_Work request_
What you return must be every line below that includes the word "beta".

┄┄┄┄┄┄┄┄┄┄

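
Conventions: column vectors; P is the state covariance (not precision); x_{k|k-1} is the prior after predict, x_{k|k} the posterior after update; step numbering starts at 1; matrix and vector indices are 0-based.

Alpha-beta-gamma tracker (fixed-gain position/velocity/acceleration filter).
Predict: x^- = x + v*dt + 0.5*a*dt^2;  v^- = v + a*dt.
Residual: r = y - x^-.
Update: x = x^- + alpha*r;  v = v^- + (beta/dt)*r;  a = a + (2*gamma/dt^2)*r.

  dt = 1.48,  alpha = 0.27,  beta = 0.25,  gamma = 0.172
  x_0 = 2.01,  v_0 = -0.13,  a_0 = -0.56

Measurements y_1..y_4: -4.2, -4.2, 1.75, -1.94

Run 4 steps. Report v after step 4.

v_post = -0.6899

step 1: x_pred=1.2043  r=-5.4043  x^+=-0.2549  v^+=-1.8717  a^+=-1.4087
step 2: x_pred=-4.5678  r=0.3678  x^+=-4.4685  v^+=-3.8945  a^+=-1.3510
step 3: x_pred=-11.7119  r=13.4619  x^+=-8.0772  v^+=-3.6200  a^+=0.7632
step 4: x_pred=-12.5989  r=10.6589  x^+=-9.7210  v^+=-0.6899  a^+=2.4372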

┄┄┄┄┄┄┄┄┄┄

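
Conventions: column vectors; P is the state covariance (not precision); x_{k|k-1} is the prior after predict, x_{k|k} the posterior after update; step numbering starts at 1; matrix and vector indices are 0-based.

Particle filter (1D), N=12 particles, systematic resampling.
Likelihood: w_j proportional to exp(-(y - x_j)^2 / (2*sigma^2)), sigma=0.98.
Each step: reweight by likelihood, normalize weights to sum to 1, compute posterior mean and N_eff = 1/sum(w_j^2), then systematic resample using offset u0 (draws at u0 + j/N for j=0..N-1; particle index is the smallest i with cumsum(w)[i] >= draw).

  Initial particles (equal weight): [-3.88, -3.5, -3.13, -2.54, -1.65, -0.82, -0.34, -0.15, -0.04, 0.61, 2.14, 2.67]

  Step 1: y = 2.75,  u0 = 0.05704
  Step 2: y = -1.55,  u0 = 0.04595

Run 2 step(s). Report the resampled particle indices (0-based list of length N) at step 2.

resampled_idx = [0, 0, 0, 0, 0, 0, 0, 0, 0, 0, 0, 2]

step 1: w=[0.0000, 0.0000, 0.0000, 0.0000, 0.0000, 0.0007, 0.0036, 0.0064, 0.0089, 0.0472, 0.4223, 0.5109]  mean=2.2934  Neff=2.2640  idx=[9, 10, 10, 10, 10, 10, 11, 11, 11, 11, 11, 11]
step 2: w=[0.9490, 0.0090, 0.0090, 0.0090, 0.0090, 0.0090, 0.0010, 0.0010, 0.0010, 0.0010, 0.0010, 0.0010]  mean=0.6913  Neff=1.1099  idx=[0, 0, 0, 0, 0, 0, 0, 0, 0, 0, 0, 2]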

┄┄┄┄┄┄┄┄┄┄

_Result of the exercise_
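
Alpha-beta-gamma tracker (fixed-gain position/velocity/acceleration filter).
Update: x = x^- + alpha*r;  v = v^- + (beta/dt)*r;  a = a + (2*gamma/dt^2)*r.
  dt = 1.48,  alpha = 0.27,  beta = 0.25,  gamma = 0.172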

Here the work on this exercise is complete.